#### RECORDS FOR THE EXERCISE

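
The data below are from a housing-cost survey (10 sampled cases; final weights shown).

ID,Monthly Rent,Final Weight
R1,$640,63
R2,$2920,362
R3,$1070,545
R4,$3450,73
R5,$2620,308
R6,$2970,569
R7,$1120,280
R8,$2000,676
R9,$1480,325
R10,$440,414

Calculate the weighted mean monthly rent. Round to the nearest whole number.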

########
#### RECORDS FOR THE EXERCISE

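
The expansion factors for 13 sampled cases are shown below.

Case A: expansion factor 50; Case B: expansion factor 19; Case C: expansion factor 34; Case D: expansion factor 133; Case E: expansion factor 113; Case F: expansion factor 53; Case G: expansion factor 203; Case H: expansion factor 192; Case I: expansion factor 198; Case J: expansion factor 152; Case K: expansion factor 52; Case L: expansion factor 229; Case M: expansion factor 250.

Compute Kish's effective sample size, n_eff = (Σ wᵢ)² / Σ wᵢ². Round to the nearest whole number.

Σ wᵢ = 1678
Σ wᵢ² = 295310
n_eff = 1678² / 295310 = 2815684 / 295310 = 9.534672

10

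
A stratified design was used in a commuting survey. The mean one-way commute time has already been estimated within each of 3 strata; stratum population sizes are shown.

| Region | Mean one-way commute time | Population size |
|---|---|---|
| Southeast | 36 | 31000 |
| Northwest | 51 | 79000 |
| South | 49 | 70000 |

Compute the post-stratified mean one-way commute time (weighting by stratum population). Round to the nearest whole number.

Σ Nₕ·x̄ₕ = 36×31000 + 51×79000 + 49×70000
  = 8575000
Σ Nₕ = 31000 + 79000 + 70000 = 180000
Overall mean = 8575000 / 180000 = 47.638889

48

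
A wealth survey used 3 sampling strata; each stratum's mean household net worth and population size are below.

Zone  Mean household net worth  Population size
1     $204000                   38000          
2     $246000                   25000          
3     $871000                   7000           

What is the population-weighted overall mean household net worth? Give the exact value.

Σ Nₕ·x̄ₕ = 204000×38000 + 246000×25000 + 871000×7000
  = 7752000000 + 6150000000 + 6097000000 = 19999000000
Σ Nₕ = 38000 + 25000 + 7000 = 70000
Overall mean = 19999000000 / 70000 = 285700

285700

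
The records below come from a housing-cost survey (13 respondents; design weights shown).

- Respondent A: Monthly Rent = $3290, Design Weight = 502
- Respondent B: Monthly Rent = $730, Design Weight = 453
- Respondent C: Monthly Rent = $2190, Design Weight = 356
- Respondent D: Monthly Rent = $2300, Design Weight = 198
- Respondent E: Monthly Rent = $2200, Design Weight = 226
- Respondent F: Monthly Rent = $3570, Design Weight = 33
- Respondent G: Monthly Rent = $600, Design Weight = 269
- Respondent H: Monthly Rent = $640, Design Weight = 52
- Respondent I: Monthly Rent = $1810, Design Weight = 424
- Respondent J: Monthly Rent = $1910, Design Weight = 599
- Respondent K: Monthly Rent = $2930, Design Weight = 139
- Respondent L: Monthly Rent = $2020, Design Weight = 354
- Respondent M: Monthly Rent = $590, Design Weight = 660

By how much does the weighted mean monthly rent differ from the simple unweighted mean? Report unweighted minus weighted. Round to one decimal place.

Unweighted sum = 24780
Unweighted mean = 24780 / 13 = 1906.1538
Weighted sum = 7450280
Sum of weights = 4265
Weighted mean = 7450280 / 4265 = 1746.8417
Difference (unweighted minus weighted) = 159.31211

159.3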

########

**TASK DESCRIPTION:** Each line above that has the word "cost" must be copied.

**WRITTEN RESPONSE:**
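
The data below are from a housing-cost survey (10 sampled cases; final weights shown).
The records below come from a housing-cost survey (13 respondents; design weights shown).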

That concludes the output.